EXERCISE DETAILS:
For the string "time", search the entries below and copy every line where it appears.

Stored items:
- - - - - - -
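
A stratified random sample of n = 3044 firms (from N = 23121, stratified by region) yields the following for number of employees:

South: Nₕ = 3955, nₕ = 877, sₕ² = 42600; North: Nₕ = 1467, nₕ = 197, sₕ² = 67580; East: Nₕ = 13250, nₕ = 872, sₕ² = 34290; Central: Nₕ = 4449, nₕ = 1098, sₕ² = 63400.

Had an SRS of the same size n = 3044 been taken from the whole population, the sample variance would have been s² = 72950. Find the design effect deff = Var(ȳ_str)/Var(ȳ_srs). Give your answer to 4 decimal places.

0.7677

Var(ȳ_str) = Σ Wₕ²(1−fₕ)sₕ²/nₕ with Wₕ = Nₕ/23121:
  South: (3955/23121)²·(1−877/3955)·42600/877 = 1.1061445
  North: (1467/23121)²·(1−197/1467)·67580/197 = 1.1955633
  East: (13250/23121)²·(1−872/13250)·34290/872 = 12.064356
  Central: (4449/23121)²·(1−1098/4449)·63400/1098 = 1.6103138
  → Var(ȳ_str) = 15.976378.
Var(ȳ_srs) = (1 − 3044/23121)·72950/3044 = 20.810037.
deff = 15.976378 / 20.810037 = 0.7677.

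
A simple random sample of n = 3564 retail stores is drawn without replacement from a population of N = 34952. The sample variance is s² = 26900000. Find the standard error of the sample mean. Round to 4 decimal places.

82.3290

Under SRS without replacement, Var(ȳ) = (1 − f)·s²/n with f = n/N = 3564/34952 = 0.10196841.
Var(ȳ) = (1 − 0.10196841)·26900000/3564 = 0.89803159·7547.6992 = 6778.0723.
SE(ȳ) = √(6778.0723) = 82.3290.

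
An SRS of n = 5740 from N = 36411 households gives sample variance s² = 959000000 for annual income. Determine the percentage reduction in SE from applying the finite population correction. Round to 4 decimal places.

8.2201

f = n/N = 5740/36411 = 0.15764467.
SE_no-fpc = √(s²/n) = 408.74585; SE_fpc = √((1−f)s²/n) = 375.14661.
Ratio = √(1−f) = 0.91779918. Reduction = 100·(1 − 0.91779918) = 8.2201%.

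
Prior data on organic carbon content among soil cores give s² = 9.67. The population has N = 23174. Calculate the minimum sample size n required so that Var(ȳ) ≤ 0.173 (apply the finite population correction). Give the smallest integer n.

56

Without fpc, n₀ = s²/D = 9.67/0.173 = 55.8960.
With fpc, (1 − n/N)·s²/n ≤ D requires n ≥ n₀/(1 + n₀/N) = 55.8960/(1 + 55.8960/23174) = 55.7615.
Rounding up, n = 56.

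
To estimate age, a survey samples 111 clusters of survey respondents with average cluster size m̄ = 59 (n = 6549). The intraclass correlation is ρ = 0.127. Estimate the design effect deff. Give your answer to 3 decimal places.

8.366

deff = 1 + (59 − 1)·0.127 = 1 + 7.366 = 8.366.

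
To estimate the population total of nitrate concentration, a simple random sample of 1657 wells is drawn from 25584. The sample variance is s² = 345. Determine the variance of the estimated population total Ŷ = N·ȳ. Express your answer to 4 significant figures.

Var(Ŷ) = N²·Var(ȳ) = N²·(1 − n/N)·s²/n.
f = 1657/25584 = 0.06476704; Var(ȳ) = 0.93523296·345/1657 = 0.19472261.
Var(Ŷ) = 25584² · 0.19472261 = 1.2745394 × 10^8.

1.275 × 10^8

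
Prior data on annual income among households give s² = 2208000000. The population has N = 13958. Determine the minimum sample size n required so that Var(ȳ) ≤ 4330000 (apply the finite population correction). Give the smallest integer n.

Without fpc, n₀ = s²/D = 2208000000/4330000 = 509.9307.
With fpc, (1 − n/N)·s²/n ≤ D requires n ≥ n₀/(1 + n₀/N) = 509.9307/(1 + 509.9307/13958) = 491.9579.
Rounding up, n = 492.

492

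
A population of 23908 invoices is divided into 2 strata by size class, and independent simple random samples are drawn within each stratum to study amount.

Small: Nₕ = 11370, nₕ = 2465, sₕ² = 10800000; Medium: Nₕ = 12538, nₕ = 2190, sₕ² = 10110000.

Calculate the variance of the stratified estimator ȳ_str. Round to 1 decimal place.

Var(ȳ_str) = Σₕ Wₕ²(1 − fₕ)sₕ²/nₕ with Wₕ = Nₕ/N, N = 23908.
Small: Wₕ = 0.47557303; term = 0.47557303²·(1 − 0.21679859)·10800000/2465 = 776.09472.
Medium: Wₕ = 0.52442697; term = 0.52442697²·(1 − 0.17466901)·10110000/2190 = 1047.8648.
Sum = 1823.9595.

1824.0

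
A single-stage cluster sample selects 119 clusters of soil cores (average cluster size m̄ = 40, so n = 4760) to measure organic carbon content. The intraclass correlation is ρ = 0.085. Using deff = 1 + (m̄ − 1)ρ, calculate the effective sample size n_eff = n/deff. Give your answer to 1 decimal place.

deff = 1 + (40 − 1)·0.085 = 1 + 3.315 = 4.315.
n_eff = 4760 / 4.315 = 1103.1.

1103.1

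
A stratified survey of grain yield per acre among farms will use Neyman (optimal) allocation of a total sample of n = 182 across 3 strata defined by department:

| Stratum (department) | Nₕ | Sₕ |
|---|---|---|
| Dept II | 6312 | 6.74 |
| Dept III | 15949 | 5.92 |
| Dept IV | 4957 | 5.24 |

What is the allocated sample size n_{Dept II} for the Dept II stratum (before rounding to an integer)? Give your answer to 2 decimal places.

Neyman allocation: nₕ = n·NₕSₕ / Σⱼ NⱼSⱼ.
Σ NⱼSⱼ = 6312·6.74 + 15949·5.92 + 4957·5.24 = 162935.64.
n_{Dept II} = 182·6312·6.74 / 162935.64 = 47.52.

47.52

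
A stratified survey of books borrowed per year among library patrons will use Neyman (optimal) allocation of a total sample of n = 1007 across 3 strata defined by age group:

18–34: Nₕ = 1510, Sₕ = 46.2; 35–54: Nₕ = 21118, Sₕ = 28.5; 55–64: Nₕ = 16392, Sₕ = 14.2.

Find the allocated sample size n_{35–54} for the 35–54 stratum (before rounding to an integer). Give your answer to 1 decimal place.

Neyman allocation: nₕ = n·NₕSₕ / Σⱼ NⱼSⱼ.
Σ NⱼSⱼ = 1510·46.2 + 21118·28.5 + 16392·14.2 = 904391.4.
n_{35–54} = 1007·21118·28.5 / 904391.4 = 670.1.

670.1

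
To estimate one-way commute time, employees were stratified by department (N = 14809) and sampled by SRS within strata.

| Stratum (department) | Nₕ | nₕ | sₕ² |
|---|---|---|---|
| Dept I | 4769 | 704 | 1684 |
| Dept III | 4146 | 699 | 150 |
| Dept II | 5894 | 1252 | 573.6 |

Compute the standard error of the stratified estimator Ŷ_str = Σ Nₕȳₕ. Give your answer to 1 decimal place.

Var(Ŷ_str) = Σₕ Nₕ²(1 − fₕ)sₕ²/nₕ.
Dept I: 4769²·(1 − 704/4769)·1684/704 = 4.6372157 × 10^7.
Dept III: 4146²·(1 − 699/4146)·150/699 = 3.0667944 × 10^6.
Dept II: 5894²·(1 − 1252/5894)·573.6/1252 = 1.2534877 × 10^7.
Sum = 6.1973828 × 10^7.
SE = √(6.1973828 × 10^7) = 7872.3.

7872.3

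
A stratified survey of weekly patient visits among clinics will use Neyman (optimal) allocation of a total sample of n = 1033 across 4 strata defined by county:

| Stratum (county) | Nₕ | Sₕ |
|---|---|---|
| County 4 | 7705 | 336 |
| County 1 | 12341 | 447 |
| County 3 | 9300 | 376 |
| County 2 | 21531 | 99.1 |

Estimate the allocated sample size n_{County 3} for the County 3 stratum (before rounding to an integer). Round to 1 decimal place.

263.0

Neyman allocation: nₕ = n·NₕSₕ / Σⱼ NⱼSⱼ.
Σ NⱼSⱼ = 7705·336 + 12341·447 + 9300·376 + 21531·99.1 = 1.3735829 × 10^7.
n_{County 3} = 1033·9300·376 / (1.3735829 × 10^7) = 263.0.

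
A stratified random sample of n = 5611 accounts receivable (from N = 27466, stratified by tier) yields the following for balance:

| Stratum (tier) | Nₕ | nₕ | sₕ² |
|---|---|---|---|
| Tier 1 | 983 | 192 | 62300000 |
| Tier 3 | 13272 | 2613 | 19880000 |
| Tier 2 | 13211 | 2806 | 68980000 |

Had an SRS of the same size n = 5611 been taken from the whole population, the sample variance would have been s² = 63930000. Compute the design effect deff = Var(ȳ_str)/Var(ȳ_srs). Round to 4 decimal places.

0.6883

Var(ȳ_str) = Σ Wₕ²(1−fₕ)sₕ²/nₕ with Wₕ = Nₕ/27466:
  Tier 1: (983/27466)²·(1−192/983)·62300000/192 = 334.44599
  Tier 3: (13272/27466)²·(1−2613/13272)·19880000/2613 = 1426.7207
  Tier 2: (13211/27466)²·(1−2806/13211)·68980000/2806 = 4479.4271
  → Var(ȳ_str) = 6240.5938.
Var(ȳ_srs) = (1 − 5611/27466)·63930000/5611 = 9066.0859.
deff = 6240.5938 / 9066.0859 = 0.6883.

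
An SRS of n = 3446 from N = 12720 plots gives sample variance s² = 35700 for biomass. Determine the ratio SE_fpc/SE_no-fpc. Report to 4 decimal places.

0.8539

f = n/N = 3446/12720 = 0.27091195.
SE_no-fpc = √(s²/n) = 3.2186701; SE_fpc = √((1−f)s²/n) = 2.7483147.
Ratio = √(1−f) = 0.85386653.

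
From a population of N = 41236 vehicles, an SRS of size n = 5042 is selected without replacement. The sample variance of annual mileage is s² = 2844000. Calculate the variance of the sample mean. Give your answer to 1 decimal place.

Under SRS without replacement, Var(ȳ) = (1 − f)·s²/n with f = n/N = 5042/41236 = 0.12227180.
Var(ȳ) = (1 − 0.12227180)·2844000/5042 = 0.87772820·564.06188 = 495.09302.

495.1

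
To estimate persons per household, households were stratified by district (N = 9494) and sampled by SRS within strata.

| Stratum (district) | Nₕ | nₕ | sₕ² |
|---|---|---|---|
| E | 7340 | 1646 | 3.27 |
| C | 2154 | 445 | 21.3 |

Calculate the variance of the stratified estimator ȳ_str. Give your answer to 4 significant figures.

Var(ȳ_str) = Σₕ Wₕ²(1 − fₕ)sₕ²/nₕ with Wₕ = Nₕ/N, N = 9494.
E: Wₕ = 0.77311987; term = 0.77311987²·(1 − 0.22425068)·3.27/1646 = 9.2115559 × 10^-4.
C: Wₕ = 0.22688013; term = 0.22688013²·(1 − 0.20659239)·21.3/445 = 0.0019548296.
Sum = 0.0028759852.

0.002876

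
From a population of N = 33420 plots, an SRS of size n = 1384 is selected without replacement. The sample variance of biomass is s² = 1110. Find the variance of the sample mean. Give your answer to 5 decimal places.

Under SRS without replacement, Var(ȳ) = (1 − f)·s²/n with f = n/N = 1384/33420 = 0.04141233.
Var(ȳ) = (1 − 0.04141233)·1110/1384 = 0.95858767·0.80202312 = 0.76880948.

0.76881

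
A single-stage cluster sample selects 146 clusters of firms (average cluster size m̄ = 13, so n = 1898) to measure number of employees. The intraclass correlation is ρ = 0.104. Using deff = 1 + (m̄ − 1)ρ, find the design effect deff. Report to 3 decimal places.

deff = 1 + (13 − 1)·0.104 = 1 + 1.248 = 2.248.

2.248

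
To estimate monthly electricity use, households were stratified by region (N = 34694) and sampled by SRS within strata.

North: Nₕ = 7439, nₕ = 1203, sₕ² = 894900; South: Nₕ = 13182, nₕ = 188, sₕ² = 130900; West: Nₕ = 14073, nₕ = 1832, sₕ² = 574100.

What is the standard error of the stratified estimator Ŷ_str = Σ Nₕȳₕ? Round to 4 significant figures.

Var(Ŷ_str) = Σₕ Nₕ²(1 − fₕ)sₕ²/nₕ.
North: 7439²·(1 − 1203/7439)·894900/1203 = 3.4508775 × 10^10.
South: 13182²·(1 − 188/13182)·130900/188 = 1.1926307 × 10^11.
West: 14073²·(1 − 1832/14073)·574100/1832 = 5.3984075 × 10^10.
Sum = 2.0775592 × 10^11.
SE = √(2.0775592 × 10^11) = 455800.

455800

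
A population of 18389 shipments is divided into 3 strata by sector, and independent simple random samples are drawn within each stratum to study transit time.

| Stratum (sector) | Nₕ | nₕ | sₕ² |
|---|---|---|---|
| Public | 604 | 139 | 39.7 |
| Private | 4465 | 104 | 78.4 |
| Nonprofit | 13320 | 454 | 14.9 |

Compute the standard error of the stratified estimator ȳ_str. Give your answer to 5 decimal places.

Var(ȳ_str) = Σₕ Wₕ²(1 − fₕ)sₕ²/nₕ with Wₕ = Nₕ/N, N = 18389.
Public: Wₕ = 0.03284572; term = 0.03284572²·(1 − 0.23013245)·39.7/139 = 2.3721895 × 10^-4.
Private: Wₕ = 0.24280820; term = 0.24280820²·(1 − 0.02329227)·78.4/104 = 0.043408427.
Nonprofit: Wₕ = 0.72434608; term = 0.72434608²·(1 − 0.03408408)·14.9/454 = 0.01663267.
Sum = 0.060278316.
SE = √(0.060278316) = 0.24552.

0.24552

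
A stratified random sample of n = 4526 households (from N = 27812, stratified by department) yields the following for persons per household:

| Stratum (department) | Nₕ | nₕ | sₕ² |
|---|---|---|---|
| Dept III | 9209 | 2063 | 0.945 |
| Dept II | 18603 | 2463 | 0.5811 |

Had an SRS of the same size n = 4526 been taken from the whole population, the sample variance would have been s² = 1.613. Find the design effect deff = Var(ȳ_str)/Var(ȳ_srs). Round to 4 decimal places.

Var(ȳ_str) = Σ Wₕ²(1−fₕ)sₕ²/nₕ with Wₕ = Nₕ/27812:
  Dept III: (9209/27812)²·(1−2063/9209)·0.945/2063 = 3.8971186 × 10^-5
  Dept II: (18603/27812)²·(1−2463/18603)·0.5811/2463 = 9.1581666 × 10^-5
  → Var(ȳ_str) = 1.3055285 × 10^-4.
Var(ȳ_srs) = (1 − 4526/27812)·1.613/4526 = 2.9838878 × 10^-4.
deff = (1.3055285 × 10^-4) / (2.9838878 × 10^-4) = 0.4375.

0.4375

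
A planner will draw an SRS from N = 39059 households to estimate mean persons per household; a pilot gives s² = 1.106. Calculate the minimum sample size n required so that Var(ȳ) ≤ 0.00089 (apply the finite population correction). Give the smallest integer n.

1205

Without fpc, n₀ = s²/D = 1.106/0.00089 = 1242.6966.
With fpc, (1 − n/N)·s²/n ≤ D requires n ≥ n₀/(1 + n₀/N) = 1242.6966/(1 + 1242.6966/39059) = 1204.3782.
Rounding up, n = 1205.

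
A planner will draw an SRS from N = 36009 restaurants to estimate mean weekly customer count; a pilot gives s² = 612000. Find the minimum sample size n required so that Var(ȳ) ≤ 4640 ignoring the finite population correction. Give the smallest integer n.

132

Without fpc, n₀ = s²/D = 612000/4640 = 131.8966.
Rounding up, n = 132.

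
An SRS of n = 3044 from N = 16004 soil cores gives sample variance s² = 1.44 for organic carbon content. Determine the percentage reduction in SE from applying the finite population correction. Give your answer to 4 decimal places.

f = n/N = 3044/16004 = 0.19020245.
SE_no-fpc = √(s²/n) = 0.021749983; SE_fpc = √((1−f)s²/n) = 0.019572538.
Ratio = √(1−f) = 0.89988752. Reduction = 100·(1 − 0.89988752) = 10.0112%.

10.0112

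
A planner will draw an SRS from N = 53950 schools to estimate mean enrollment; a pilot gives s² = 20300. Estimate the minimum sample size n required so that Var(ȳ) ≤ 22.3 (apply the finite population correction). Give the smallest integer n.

Without fpc, n₀ = s²/D = 20300/22.3 = 910.3139.
With fpc, (1 − n/N)·s²/n ≤ D requires n ≥ n₀/(1 + n₀/N) = 910.3139/(1 + 910.3139/53950) = 895.2088.
Rounding up, n = 896.

896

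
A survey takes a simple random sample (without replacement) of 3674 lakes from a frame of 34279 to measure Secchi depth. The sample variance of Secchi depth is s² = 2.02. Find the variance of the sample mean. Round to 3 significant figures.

4.91 × 10^-4

Under SRS without replacement, Var(ȳ) = (1 − f)·s²/n with f = n/N = 3674/34279 = 0.10717932.
Var(ȳ) = (1 − 0.10717932)·2.02/3674 = 0.89282068·5.4980947 × 10^-4 = 4.9088127 × 10^-4.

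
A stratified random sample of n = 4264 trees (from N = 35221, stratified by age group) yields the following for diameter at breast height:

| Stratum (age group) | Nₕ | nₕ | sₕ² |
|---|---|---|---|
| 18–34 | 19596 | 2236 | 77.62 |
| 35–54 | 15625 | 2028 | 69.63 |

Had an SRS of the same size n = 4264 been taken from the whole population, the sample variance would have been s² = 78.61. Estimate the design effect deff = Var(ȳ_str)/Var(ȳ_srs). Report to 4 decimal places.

0.9504

Var(ȳ_str) = Σ Wₕ²(1−fₕ)sₕ²/nₕ with Wₕ = Nₕ/35221:
  18–34: (19596/35221)²·(1−2236/19596)·77.62/2236 = 0.0095195326
  35–54: (15625/35221)²·(1−2028/15625)·69.63/2028 = 0.0058801473
  → Var(ȳ_str) = 0.01539968.
Var(ȳ_srs) = (1 − 4264/35221)·78.61/4264 = 0.016203834.
deff = 0.01539968 / 0.016203834 = 0.9504.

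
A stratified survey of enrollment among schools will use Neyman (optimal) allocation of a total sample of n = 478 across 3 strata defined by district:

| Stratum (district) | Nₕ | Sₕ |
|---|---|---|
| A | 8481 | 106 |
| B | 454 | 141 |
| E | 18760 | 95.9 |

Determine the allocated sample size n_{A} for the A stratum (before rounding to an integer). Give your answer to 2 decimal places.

155.58

Neyman allocation: nₕ = n·NₕSₕ / Σⱼ NⱼSⱼ.
Σ NⱼSⱼ = 8481·106 + 454·141 + 18760·95.9 = 2.762084 × 10^6.
n_{A} = 478·8481·106 / (2.762084 × 10^6) = 155.58.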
- - - - - - -
ANSWER FOR THE TASK:
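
To estimate one-way commute time, employees were stratified by department (N = 14809) and sampled by SRS within strata.
A population of 18389 shipments is divided into 3 strata by sector, and independent simple random samples are drawn within each stratum to study transit time.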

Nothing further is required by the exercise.